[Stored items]

- Opening Delimiter -

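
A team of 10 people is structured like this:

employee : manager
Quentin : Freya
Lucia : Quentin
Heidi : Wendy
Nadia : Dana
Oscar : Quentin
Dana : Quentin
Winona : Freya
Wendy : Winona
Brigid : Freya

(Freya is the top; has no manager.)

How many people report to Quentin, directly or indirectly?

Quentin directly manages Dana, Oscar, Lucia. Under Dana: Nadia (1). Oscar has no reports. Lucia has no reports. So Quentin's organization is 3 direct reports plus everyone under them: 2 + 1 + 1 = 4.

4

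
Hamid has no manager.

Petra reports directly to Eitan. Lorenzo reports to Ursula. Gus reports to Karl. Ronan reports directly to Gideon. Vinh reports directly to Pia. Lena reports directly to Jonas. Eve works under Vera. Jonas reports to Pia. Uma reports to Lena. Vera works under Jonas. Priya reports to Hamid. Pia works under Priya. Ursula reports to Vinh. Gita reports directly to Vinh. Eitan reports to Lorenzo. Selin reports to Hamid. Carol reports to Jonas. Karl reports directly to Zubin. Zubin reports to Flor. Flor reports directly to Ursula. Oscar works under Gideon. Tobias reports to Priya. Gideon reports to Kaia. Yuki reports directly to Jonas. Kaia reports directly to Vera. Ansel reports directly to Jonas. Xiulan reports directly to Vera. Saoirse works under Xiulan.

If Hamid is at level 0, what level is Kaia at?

Chain from Kaia up to Hamid: Kaia → Vera → Jonas → Pia → Priya → Hamid. That is 5 steps up, so Kaia is 5 levels below Hamid.

5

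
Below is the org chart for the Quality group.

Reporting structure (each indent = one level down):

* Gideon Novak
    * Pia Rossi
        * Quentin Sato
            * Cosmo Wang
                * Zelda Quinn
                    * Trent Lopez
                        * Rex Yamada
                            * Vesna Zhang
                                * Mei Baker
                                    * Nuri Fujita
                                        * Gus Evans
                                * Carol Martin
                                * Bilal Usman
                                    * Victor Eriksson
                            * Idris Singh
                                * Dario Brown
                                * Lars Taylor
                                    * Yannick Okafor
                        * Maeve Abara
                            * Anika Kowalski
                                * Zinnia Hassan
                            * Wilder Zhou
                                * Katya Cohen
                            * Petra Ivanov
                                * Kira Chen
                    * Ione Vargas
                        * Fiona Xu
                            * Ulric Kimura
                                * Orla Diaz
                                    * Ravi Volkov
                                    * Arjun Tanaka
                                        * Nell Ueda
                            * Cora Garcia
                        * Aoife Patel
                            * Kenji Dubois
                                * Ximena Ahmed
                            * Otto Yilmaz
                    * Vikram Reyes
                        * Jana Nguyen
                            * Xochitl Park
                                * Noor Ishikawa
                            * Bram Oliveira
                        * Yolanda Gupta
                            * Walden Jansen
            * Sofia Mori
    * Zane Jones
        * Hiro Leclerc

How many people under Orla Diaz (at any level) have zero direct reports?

2

The people in Orla Diaz's organization with no one reporting to them are Nell Ueda, Ravi Volkov. That is 2.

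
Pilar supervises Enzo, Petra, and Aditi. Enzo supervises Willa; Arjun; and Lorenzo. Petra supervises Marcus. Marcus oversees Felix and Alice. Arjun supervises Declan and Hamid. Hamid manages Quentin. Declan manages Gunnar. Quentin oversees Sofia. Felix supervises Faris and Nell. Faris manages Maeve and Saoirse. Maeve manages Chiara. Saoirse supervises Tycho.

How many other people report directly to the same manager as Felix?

1

Felix reports to Marcus. Marcus's other direct reports are Alice — 1 peer.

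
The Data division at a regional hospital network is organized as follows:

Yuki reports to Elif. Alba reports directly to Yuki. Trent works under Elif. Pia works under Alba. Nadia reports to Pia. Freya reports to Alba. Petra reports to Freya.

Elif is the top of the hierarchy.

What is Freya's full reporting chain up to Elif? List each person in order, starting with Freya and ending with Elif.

Freya reports to Alba. Alba reports to Yuki. Yuki reports to Elif. Elif is at the top.

Freya -> Alba -> Yuki -> Elif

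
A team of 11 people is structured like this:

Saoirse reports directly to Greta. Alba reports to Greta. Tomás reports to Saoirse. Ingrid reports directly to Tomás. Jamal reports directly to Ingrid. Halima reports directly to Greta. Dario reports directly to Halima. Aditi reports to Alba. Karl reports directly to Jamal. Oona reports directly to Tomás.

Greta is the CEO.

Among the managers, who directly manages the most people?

Greta

Direct-report counts: Greta has 3; Halima has 1; Alba has 1; Saoirse has 1; Tomás has 2; Ingrid has 1; Jamal has 1. The largest is 3, held by Greta.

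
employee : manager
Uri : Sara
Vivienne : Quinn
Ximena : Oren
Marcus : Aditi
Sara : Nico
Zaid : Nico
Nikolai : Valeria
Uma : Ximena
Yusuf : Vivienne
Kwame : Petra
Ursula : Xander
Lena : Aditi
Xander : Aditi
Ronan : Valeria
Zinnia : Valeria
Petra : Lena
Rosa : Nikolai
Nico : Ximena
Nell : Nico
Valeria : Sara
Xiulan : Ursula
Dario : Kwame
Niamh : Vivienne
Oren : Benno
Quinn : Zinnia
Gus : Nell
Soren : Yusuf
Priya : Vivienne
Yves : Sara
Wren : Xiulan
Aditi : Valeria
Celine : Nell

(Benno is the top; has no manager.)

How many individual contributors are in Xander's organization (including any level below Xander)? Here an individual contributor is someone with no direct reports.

1

The only person in Xander's organization with no one reporting to them is Wren. That is 1.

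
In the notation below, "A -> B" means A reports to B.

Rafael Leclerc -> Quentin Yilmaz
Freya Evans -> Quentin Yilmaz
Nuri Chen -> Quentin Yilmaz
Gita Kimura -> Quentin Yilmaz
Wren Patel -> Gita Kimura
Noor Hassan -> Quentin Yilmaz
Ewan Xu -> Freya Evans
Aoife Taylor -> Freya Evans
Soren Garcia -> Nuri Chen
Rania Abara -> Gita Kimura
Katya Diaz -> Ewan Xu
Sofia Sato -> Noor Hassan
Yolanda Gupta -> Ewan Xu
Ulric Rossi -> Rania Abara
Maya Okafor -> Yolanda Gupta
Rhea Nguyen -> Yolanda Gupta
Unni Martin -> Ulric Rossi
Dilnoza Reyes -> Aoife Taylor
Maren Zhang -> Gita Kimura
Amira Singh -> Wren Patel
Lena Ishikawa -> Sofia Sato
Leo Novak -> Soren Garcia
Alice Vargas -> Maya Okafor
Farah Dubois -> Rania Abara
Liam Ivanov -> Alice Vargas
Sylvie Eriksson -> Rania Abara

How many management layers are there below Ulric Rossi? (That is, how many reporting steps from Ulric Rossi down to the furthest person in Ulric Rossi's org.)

1

The longest chain under Ulric Rossi runs Ulric Rossi → Unni Martin, which is 1 level below Ulric Rossi.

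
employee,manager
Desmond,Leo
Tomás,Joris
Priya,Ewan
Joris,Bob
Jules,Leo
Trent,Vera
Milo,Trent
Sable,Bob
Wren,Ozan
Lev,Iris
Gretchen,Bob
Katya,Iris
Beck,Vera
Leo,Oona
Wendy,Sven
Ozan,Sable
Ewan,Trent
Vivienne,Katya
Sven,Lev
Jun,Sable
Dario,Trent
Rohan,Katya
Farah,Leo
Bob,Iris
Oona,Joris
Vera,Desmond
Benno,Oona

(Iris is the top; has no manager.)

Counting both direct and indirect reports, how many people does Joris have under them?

Joris directly manages Oona, Tomás. Under Oona: Benno, Leo, Jules, Farah, Desmond, Vera, Beck, Trent, Milo, Ewan, Priya, Dario (12). Tomás has no reports. So Joris's organization is 2 direct reports plus everyone under them: 13 + 1 = 14.

14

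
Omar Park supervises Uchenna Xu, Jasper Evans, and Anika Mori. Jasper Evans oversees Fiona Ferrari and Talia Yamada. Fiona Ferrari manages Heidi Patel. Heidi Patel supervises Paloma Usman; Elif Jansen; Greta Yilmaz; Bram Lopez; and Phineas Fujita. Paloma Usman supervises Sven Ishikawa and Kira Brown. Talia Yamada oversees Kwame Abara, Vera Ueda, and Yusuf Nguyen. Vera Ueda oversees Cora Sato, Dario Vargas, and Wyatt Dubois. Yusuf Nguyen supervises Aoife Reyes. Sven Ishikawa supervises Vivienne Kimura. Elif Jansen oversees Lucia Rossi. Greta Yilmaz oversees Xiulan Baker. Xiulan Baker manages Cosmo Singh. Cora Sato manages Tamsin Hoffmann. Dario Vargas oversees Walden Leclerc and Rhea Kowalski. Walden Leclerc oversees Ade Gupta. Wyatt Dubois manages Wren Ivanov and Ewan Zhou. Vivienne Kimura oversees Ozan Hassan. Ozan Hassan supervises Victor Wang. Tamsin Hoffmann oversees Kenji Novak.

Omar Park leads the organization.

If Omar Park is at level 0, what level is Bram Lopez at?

Chain from Bram Lopez up to Omar Park: Bram Lopez → Heidi Patel → Fiona Ferrari → Jasper Evans → Omar Park. That is 4 steps up, so Bram Lopez is 4 levels below Omar Park.

4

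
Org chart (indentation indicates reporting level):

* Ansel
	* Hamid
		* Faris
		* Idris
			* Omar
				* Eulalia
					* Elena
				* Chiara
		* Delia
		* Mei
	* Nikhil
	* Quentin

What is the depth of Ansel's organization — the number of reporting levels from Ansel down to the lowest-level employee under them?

5

The longest chain under Ansel runs Ansel → Hamid → Idris → Omar → Eulalia → Elena, which is 5 levels below Ansel.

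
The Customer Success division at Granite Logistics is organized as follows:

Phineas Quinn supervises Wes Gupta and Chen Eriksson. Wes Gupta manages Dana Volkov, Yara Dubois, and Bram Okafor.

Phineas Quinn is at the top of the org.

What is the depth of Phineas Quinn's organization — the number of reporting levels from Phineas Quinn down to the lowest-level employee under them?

2

The longest chain under Phineas Quinn runs Phineas Quinn → Wes Gupta → Dana Volkov, which is 2 levels below Phineas Quinn.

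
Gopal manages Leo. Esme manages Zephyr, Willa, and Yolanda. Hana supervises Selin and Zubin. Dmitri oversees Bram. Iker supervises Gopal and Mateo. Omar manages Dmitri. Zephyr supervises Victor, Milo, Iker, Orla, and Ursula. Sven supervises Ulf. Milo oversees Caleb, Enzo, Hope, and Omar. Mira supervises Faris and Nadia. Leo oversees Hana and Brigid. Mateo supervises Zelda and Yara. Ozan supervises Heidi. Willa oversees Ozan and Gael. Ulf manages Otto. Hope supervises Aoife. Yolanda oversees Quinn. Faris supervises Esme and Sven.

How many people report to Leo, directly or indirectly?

Leo directly manages Hana, Brigid. Under Hana: Zubin, Selin (2). Brigid has no reports. So Leo's organization is 2 direct reports plus everyone under them: 3 + 1 = 4.

4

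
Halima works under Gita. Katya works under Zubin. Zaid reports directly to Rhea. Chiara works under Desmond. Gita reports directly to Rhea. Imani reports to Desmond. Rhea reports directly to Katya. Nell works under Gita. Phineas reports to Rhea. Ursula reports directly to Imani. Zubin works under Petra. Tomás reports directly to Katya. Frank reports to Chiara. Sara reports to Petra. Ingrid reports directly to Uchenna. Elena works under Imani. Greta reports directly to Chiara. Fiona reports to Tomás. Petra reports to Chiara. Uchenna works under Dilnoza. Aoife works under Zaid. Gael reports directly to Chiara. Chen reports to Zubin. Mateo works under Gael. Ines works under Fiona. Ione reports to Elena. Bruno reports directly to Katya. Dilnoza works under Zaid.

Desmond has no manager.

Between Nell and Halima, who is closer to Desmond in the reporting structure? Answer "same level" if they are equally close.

Both Nell and Halima are 7 levels below Desmond.

same level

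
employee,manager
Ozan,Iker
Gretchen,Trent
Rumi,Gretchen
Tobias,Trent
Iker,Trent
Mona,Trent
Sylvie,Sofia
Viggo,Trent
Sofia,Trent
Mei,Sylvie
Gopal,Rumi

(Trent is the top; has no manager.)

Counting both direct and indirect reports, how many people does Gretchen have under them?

2

Gretchen directly manages Rumi. Under Rumi: Gopal (1). That's 2 in total.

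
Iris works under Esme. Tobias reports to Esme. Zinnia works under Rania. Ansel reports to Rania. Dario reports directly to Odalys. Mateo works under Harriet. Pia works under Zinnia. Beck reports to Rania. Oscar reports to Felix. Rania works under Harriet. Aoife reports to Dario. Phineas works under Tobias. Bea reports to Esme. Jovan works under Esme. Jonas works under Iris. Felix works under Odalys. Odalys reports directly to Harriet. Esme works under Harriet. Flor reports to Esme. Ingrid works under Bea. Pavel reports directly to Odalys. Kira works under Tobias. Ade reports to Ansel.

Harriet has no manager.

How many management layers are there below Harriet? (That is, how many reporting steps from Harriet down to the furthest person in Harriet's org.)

3

The longest chain under Harriet runs Harriet → Rania → Zinnia → Pia, which is 3 levels below Harriet.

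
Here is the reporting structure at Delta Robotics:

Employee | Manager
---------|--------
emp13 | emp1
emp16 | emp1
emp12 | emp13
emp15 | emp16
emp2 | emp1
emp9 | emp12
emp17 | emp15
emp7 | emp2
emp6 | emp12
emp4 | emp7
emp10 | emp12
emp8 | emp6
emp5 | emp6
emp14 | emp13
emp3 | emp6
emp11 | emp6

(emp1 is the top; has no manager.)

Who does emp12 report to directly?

emp12 reports directly to emp13.

emp13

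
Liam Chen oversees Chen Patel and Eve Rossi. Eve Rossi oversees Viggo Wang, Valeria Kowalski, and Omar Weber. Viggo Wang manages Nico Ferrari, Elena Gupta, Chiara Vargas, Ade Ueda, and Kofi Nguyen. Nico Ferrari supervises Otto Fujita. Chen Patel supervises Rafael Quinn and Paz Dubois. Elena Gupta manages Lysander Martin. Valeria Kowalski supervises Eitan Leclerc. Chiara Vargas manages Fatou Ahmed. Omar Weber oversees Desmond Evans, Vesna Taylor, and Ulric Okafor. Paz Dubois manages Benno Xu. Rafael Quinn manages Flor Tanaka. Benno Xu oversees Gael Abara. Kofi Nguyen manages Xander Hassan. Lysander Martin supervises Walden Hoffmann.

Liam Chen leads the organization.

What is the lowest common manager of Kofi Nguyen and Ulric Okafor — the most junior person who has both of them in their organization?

Eve Rossi

Kofi Nguyen's chain of managers is Viggo Wang, Eve Rossi, Liam Chen. Ulric Okafor's chain of managers is Omar Weber, Eve Rossi, Liam Chen. The first manager that appears in both chains is Eve Rossi.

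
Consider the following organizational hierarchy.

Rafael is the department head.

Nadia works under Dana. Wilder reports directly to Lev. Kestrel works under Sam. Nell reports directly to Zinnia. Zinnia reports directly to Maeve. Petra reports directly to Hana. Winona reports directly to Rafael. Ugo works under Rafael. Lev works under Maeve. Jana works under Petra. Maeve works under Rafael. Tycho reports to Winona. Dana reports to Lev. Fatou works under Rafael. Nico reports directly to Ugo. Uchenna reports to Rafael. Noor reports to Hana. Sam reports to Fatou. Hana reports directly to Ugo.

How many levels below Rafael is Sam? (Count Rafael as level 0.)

Chain from Sam up to Rafael: Sam → Fatou → Rafael. That is 2 steps up, so Sam is 2 levels below Rafael.

2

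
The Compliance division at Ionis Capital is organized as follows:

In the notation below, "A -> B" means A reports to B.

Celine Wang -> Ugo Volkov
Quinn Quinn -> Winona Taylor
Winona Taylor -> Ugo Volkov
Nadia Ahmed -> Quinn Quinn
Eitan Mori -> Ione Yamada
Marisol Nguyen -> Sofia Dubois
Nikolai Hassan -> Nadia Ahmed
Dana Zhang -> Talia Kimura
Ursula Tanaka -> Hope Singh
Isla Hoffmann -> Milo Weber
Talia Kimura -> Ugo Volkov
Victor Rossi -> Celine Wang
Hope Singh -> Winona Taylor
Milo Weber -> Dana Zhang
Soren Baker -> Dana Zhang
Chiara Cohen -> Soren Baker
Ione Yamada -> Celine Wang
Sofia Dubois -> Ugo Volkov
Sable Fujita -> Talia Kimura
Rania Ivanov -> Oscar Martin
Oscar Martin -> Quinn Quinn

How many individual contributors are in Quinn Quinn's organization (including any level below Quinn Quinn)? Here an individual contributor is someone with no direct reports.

2

The people in Quinn Quinn's organization with no one reporting to them are Rania Ivanov, Nikolai Hassan. That is 2.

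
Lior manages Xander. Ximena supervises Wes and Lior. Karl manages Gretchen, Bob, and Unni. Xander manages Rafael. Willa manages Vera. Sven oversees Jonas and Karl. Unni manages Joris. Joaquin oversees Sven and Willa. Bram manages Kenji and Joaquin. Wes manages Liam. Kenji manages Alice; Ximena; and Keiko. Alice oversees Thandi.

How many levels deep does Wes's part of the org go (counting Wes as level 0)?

1

The longest chain under Wes runs Wes → Liam, which is 1 level below Wes.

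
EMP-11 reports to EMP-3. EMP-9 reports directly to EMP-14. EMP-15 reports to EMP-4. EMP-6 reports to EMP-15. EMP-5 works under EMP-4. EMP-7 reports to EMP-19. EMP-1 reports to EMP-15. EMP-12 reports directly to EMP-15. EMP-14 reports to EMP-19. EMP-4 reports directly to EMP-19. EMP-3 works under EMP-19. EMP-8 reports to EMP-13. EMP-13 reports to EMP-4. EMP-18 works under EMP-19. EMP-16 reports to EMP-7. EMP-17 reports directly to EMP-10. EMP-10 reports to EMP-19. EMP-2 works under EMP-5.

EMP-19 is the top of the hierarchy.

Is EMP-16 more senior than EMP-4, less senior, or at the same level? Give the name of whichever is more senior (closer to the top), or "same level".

EMP-16 is 2 levels below EMP-19; EMP-4 is 1. EMP-4 is higher.

EMP-4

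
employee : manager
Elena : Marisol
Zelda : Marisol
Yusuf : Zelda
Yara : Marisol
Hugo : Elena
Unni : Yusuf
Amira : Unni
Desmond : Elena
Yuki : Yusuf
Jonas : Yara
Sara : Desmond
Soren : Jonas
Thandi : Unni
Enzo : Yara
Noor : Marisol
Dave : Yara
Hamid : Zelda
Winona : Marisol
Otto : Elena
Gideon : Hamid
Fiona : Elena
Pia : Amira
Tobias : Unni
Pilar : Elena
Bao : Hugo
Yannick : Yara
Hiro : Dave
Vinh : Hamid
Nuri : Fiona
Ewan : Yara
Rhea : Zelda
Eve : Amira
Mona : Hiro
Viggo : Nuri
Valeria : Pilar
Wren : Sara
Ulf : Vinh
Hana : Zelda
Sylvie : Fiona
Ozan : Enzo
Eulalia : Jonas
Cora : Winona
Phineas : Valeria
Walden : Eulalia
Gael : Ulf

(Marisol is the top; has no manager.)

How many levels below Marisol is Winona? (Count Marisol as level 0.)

Chain from Winona up to Marisol: Winona → Marisol. That is 1 step up, so Winona is 1 level below Marisol.

1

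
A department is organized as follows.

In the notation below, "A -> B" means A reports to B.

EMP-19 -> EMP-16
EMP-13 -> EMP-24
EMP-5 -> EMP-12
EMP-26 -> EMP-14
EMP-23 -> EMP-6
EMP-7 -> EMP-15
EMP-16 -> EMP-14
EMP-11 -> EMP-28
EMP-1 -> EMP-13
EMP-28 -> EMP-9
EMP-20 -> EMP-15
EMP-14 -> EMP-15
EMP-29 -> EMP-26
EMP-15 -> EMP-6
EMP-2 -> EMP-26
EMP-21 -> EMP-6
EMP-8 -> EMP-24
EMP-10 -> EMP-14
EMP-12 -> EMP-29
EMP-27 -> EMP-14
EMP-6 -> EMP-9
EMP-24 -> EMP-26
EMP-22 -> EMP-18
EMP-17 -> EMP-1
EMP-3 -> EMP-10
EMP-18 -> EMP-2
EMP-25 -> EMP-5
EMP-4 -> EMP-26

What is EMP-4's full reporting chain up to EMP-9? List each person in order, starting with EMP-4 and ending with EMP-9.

EMP-4 -> EMP-26 -> EMP-14 -> EMP-15 -> EMP-6 -> EMP-9

EMP-4 reports to EMP-26. EMP-26 reports to EMP-14. EMP-14 reports to EMP-15. EMP-15 reports to EMP-6. EMP-6 reports to EMP-9. EMP-9 is at the top.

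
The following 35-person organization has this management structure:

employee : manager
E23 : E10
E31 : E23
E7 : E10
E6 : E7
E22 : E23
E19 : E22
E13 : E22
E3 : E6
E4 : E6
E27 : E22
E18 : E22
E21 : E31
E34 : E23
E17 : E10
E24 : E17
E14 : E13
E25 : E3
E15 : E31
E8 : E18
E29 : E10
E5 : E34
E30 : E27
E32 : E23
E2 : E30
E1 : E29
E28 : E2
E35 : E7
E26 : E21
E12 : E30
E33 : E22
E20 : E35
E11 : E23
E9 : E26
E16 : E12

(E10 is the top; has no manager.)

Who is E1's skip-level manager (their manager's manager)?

E1 reports to E29, and E29 reports to E10. So E1's skip-level manager is E10.

E10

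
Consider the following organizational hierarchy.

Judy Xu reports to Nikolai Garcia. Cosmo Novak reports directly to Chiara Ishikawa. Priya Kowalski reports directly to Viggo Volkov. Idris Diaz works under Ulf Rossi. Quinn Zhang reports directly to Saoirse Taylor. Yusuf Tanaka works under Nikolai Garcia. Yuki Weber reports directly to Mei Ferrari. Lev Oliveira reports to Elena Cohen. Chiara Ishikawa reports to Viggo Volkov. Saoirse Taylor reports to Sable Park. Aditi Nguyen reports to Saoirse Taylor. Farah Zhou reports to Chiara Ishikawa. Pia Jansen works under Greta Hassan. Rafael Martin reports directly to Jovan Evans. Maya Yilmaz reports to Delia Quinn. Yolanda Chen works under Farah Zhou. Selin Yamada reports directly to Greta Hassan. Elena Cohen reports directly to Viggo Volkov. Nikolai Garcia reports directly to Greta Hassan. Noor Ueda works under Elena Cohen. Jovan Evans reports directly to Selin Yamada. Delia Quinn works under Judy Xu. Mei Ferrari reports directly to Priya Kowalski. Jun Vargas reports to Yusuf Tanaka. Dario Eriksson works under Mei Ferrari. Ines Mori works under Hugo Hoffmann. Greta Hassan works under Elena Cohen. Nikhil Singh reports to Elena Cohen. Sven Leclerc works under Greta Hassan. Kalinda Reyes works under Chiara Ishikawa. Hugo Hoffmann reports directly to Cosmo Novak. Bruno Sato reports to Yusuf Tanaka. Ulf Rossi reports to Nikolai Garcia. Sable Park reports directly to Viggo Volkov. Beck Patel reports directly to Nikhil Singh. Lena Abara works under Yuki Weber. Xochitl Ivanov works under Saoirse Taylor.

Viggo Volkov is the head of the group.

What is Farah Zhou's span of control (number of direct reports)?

Farah Zhou directly manages Yolanda Chen. That is 1 direct report.

1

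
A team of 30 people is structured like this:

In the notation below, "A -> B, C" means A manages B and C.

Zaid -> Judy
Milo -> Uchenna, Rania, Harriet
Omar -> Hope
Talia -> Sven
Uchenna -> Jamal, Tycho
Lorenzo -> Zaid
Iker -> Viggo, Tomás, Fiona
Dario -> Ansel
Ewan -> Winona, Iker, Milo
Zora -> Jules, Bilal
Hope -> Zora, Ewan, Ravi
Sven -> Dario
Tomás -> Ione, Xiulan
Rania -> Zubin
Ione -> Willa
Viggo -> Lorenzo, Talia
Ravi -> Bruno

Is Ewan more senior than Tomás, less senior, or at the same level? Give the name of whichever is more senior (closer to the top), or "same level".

Ewan is 2 levels below Omar; Tomás is 4. Ewan is higher.

Ewan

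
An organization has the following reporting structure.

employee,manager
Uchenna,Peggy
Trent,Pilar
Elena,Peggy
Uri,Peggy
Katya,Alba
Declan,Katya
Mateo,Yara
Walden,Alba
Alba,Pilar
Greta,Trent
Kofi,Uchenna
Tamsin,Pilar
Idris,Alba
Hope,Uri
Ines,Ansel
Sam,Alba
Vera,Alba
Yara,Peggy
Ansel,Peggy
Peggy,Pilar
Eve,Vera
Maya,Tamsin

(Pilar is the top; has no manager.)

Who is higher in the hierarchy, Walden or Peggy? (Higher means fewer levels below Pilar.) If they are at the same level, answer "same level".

Walden is 2 levels below Pilar; Peggy is 1. Peggy is higher.

Peggy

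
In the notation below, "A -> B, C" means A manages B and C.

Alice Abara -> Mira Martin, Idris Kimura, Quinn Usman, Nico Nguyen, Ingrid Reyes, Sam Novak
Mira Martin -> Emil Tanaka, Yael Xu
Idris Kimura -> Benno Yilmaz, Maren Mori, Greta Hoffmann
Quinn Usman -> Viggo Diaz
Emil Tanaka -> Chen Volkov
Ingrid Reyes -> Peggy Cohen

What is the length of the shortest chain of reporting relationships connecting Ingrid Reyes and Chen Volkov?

4

Ingrid Reyes is 1 level below Alice Abara, and Chen Volkov is 3 levels below Alice Abara (their lowest common manager). The shortest path runs up from Ingrid Reyes to Alice Abara and back down to Chen Volkov: 1 + 3 = 4 links.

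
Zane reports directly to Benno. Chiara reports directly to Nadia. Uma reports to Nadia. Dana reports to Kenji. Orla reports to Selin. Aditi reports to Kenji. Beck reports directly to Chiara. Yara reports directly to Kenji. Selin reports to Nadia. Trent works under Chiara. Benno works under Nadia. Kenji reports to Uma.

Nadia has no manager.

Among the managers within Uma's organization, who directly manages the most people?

Direct-report counts within Uma's organization: Uma has 1; Kenji has 3. The largest is 3, held by Kenji.

Kenji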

- Closing Delimiter -

TASK OBJECTIVE –
For the string "Zora", give the number of lines in the entries that contain it, with no other words.

OUTPUT OF THE EXERCISE –
2